YOUR GOAL
Find the word "that" in the records below. List each line containing it.

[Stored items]
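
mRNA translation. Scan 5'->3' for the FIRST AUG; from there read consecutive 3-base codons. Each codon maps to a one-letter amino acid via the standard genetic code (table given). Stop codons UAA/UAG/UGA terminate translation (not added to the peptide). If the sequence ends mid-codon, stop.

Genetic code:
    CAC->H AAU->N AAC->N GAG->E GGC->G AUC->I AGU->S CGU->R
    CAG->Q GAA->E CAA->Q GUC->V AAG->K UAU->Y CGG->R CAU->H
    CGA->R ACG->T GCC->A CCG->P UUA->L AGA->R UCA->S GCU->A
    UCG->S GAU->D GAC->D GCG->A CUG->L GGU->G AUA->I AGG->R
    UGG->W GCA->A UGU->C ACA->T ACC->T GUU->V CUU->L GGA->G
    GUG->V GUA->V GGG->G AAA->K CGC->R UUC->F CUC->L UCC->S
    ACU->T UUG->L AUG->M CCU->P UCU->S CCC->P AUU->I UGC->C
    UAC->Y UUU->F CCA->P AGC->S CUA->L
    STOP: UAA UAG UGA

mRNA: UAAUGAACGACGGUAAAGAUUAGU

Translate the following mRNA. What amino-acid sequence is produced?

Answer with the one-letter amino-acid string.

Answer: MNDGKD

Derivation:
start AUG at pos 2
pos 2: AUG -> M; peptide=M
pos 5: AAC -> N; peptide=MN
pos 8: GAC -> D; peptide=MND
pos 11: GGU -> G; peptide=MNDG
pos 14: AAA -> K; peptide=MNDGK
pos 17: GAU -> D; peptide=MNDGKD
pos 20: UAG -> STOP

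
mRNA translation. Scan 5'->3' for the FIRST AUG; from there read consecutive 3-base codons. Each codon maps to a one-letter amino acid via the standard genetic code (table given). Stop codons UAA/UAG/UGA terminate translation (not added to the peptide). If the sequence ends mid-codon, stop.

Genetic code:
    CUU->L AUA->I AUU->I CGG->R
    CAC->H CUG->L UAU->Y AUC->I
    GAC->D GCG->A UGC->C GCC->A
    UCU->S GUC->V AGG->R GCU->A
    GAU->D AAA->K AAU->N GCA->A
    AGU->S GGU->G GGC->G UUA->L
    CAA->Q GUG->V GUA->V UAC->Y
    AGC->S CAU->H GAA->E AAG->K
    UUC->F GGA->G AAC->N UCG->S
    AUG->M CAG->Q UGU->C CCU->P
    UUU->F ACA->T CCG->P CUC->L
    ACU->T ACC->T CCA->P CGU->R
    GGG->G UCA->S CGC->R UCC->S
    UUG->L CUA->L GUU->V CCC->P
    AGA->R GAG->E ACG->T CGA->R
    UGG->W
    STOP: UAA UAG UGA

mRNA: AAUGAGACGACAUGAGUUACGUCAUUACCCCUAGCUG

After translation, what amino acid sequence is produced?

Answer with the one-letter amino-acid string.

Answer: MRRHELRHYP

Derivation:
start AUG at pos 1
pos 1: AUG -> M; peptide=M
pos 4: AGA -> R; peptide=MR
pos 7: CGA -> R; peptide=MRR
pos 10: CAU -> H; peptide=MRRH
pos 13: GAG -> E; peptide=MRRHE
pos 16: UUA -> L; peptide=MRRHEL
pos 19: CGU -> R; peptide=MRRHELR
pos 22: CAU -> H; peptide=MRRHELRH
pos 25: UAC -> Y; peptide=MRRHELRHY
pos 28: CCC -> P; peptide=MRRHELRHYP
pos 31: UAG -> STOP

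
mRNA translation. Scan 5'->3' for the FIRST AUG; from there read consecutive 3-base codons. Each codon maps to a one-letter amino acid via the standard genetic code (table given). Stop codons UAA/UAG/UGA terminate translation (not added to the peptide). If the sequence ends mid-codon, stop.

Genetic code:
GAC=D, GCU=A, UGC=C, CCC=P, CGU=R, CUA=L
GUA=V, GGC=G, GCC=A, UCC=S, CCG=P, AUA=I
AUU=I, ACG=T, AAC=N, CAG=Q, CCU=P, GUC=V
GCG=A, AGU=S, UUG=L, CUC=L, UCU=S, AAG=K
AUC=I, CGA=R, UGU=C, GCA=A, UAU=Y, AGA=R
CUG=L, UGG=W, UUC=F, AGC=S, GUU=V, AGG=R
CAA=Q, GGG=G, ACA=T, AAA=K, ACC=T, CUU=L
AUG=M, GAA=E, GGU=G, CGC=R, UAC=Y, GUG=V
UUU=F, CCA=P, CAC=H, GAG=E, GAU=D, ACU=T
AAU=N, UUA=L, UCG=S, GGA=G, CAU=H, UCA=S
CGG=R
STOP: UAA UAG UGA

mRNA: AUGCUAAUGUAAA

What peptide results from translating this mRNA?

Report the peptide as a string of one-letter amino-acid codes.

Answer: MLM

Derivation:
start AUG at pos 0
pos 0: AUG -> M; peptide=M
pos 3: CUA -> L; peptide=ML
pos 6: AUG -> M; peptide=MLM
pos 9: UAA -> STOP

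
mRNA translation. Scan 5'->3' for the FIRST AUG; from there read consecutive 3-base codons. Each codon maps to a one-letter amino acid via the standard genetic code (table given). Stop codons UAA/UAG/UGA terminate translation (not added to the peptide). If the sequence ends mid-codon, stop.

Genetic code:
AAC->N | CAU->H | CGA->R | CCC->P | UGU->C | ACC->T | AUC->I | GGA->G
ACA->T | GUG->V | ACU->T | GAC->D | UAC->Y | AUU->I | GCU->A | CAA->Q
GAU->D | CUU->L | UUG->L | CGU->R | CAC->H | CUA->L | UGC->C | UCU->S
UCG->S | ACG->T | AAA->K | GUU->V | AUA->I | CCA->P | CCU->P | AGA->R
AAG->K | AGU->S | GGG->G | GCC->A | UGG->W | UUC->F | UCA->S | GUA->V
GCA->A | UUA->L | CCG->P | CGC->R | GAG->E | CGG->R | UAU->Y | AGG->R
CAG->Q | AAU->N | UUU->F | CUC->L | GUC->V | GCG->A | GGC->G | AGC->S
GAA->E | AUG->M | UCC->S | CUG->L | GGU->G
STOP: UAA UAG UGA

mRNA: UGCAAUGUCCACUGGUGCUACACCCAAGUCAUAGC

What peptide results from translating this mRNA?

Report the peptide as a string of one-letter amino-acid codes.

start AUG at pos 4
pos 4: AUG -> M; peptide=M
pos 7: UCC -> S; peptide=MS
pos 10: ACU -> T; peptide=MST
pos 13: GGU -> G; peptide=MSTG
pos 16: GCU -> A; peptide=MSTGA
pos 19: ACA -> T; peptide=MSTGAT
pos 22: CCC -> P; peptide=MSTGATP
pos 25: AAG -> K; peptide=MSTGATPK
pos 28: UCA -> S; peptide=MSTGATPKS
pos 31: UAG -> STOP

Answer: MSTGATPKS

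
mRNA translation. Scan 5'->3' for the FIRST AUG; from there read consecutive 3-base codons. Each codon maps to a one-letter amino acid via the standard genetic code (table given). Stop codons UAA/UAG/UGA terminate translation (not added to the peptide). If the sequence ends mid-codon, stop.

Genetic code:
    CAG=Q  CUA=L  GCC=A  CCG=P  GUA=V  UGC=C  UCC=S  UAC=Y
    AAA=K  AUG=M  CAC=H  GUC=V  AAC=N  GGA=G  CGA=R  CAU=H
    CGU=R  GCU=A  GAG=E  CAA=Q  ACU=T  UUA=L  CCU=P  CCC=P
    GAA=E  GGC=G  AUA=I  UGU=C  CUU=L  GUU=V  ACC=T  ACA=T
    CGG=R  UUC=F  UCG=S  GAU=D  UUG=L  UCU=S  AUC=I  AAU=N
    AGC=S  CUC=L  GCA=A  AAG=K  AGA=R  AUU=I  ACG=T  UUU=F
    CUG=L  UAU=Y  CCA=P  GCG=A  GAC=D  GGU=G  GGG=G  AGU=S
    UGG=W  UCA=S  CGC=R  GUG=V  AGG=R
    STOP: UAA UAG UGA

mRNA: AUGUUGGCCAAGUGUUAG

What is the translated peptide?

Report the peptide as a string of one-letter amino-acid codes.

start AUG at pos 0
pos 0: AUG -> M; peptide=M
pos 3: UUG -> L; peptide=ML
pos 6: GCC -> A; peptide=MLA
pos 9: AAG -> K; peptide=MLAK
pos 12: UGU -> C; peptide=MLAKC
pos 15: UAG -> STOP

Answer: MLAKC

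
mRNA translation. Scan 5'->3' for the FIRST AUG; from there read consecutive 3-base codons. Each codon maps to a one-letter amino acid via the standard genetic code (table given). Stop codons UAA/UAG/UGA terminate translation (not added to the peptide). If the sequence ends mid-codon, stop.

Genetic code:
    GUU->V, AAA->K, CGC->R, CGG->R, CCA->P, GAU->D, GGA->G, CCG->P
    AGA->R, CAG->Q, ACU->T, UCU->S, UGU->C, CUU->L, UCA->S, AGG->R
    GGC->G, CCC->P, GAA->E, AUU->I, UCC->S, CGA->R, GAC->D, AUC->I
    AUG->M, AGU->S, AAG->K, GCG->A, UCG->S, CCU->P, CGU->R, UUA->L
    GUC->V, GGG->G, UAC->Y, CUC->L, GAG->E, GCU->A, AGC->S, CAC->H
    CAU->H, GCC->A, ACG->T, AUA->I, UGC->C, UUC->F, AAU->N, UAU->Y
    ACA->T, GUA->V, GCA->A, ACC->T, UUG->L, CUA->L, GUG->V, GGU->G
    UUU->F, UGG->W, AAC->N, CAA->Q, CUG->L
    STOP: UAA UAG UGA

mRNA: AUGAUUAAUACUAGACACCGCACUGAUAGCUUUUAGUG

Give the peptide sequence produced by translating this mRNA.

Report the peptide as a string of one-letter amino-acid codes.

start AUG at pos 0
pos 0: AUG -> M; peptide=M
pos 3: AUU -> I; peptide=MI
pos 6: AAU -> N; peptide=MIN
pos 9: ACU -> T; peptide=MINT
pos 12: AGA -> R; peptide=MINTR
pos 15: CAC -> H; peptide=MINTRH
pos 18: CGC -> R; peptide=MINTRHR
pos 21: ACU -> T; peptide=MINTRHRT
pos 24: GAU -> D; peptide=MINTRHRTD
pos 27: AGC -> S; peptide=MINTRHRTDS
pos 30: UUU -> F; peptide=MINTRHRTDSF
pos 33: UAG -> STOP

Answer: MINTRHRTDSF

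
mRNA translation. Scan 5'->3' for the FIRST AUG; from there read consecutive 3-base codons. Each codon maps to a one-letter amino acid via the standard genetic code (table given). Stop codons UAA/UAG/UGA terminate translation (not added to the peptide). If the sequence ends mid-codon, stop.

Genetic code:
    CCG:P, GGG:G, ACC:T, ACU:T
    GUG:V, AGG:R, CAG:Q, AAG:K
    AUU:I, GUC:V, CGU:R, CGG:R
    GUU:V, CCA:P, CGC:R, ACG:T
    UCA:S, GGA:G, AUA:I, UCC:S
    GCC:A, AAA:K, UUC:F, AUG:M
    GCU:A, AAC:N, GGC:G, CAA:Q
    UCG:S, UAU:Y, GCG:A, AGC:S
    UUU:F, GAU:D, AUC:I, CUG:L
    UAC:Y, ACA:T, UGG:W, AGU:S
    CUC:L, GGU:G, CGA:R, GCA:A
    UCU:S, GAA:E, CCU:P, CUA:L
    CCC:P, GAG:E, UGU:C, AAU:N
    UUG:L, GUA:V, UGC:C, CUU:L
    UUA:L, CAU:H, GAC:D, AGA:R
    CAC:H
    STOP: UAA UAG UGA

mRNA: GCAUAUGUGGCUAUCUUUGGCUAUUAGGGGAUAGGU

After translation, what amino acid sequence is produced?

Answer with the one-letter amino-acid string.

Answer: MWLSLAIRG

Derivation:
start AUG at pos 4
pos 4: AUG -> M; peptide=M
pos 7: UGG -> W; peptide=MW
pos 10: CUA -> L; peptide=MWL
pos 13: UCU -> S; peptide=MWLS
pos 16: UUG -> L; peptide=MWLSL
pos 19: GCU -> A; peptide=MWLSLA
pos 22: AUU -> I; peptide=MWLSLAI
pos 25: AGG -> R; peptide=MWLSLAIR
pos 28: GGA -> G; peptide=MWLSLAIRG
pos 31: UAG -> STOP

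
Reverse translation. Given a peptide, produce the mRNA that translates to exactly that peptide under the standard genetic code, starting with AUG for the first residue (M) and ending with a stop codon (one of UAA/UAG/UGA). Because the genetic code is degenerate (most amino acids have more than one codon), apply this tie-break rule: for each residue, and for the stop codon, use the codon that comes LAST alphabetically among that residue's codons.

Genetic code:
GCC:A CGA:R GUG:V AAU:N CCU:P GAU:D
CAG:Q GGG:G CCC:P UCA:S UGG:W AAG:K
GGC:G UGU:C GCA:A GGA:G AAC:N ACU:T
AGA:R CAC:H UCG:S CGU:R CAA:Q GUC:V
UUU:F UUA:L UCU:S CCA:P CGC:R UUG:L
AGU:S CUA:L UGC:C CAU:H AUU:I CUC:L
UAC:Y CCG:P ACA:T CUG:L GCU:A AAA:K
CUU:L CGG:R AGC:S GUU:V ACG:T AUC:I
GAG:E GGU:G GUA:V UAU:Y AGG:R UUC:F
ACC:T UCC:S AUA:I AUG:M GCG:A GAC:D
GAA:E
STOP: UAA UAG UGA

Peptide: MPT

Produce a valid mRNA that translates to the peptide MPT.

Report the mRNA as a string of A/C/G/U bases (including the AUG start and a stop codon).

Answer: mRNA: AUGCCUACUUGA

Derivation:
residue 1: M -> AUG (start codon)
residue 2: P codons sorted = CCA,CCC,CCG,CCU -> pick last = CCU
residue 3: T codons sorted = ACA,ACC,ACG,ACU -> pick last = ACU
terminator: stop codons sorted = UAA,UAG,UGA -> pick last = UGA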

OUTPUT FOR THIS EXERCISE
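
Reverse translation. Given a peptide, produce the mRNA that translates to exactly that peptide under the standard genetic code, starting with AUG for the first residue (M) and ending with a stop codon (one of UAA/UAG/UGA). Because the genetic code is degenerate (most amino acids have more than one codon), apply this tie-break rule: for each residue, and for the stop codon, use the codon that comes LAST alphabetically among that residue's codons.
Produce a valid mRNA that translates to the peptide MPT.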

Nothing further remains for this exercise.